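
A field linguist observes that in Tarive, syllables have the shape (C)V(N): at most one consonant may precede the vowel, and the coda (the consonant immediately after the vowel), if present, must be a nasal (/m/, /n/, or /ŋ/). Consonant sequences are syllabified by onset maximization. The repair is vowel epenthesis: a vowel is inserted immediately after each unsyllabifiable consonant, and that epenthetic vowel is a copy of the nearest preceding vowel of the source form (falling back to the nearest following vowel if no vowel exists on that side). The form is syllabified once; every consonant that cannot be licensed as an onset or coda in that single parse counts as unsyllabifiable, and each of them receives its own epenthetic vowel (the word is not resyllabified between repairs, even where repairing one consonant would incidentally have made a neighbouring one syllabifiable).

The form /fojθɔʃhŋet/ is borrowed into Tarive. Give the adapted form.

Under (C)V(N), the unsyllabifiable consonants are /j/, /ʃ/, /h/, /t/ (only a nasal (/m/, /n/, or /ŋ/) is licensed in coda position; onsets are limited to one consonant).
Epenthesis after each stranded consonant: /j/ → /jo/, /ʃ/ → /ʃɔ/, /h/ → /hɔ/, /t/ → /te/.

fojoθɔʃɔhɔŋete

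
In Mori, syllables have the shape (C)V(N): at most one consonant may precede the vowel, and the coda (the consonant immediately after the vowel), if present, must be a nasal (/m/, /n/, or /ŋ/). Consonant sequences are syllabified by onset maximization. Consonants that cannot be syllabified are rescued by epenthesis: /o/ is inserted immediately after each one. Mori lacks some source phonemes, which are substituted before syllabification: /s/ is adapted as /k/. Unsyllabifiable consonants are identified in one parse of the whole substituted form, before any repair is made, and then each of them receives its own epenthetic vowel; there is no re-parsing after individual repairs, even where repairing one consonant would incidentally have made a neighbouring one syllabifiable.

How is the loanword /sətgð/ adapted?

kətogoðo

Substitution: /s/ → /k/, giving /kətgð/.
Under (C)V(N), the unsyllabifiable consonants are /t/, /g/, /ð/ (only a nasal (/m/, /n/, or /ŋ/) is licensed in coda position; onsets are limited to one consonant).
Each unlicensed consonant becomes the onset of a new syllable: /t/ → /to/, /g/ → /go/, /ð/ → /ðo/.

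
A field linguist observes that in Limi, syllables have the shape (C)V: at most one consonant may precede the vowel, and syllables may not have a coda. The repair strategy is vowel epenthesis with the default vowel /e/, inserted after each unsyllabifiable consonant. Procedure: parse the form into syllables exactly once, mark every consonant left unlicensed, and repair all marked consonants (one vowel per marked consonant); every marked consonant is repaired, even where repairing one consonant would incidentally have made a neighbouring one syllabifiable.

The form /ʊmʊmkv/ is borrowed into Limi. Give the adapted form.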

++++

Exercise objective:
Repeat the material above in full so that each line matches the original exactly.

Solution for this exercise:
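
A field linguist observes that in Tarive, syllables have the shape (C)V(N): at most one consonant may precede the vowel, and the coda (the consonant immediately after the vowel), if present, must be a nasal (/m/, /n/, or /ŋ/). Consonant sequences are syllabified by onset maximization. The repair is vowel epenthesis: a vowel is inserted immediately after each unsyllabifiable consonant, and that epenthetic vowel is a copy of the nearest preceding vowel of the source form (falling back to the nearest following vowel if no vowel exists on that side). The form is syllabified once; every consonant that cannot be licensed as an onset or coda in that single parse counts as unsyllabifiable, and each of them receives its own epenthetic vowel (the word is not resyllabified between repairs, even where repairing one consonant would incidentally have made a neighbouring one syllabifiable).

The form /fojθɔʃhŋet/ is borrowed into Tarive. Give the adapted form.

Under (C)V(N), the unsyllabifiable consonants are /j/, /ʃ/, /h/, /t/ (only a nasal (/m/, /n/, or /ŋ/) is licensed in coda position; onsets are limited to one consonant).
Epenthesis after each stranded consonant: /j/ → /jo/, /ʃ/ → /ʃɔ/, /h/ → /hɔ/, /t/ → /te/.

fojoθɔʃɔhɔŋete

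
In Mori, syllables have the shape (C)V(N): at most one consonant may precede the vowel, and the coda (the consonant immediately after the vowel), if present, must be a nasal (/m/, /n/, or /ŋ/). Consonant sequences are syllabified by onset maximization. Consonants that cannot be syllabified are rescued by epenthesis: /o/ is inserted immediately after each one. Mori lacks some source phonemes, which are substituted before syllabification: /s/ is adapted as /k/. Unsyllabifiable consonants are identified in one parse of the whole substituted form, before any repair is made, and then each of them receives its own epenthetic vowel; there is no re-parsing after individual repairs, even where repairing one consonant would incidentally have made a neighbouring one syllabifiable.

How is the loanword /sətgð/ adapted?

kətogoðo

Substitution: /s/ → /k/, giving /kətgð/.
Under (C)V(N), the unsyllabifiable consonants are /t/, /g/, /ð/ (only a nasal (/m/, /n/, or /ŋ/) is licensed in coda position; onsets are limited to one consonant).
Each unlicensed consonant becomes the onset of a new syllable: /t/ → /to/, /g/ → /go/, /ð/ → /ðo/.

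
A field linguist observes that in Limi, syllables have the shape (C)V: at most one consonant may precede the vowel, and syllables may not have a coda. The repair strategy is vowel epenthesis with the default vowel /e/, inserted after each unsyllabifiable consonant. Procedure: parse the form into syllables exactly once, mark every consonant left unlicensed, and repair all marked consonants (one vowel per marked consonant); every marked consonant is repaired, even where repairing one consonant would incidentally have made a neighbouring one syllabifiable.

The form /ʊmʊmkv/ is borrowed into Limi. Give the adapted form.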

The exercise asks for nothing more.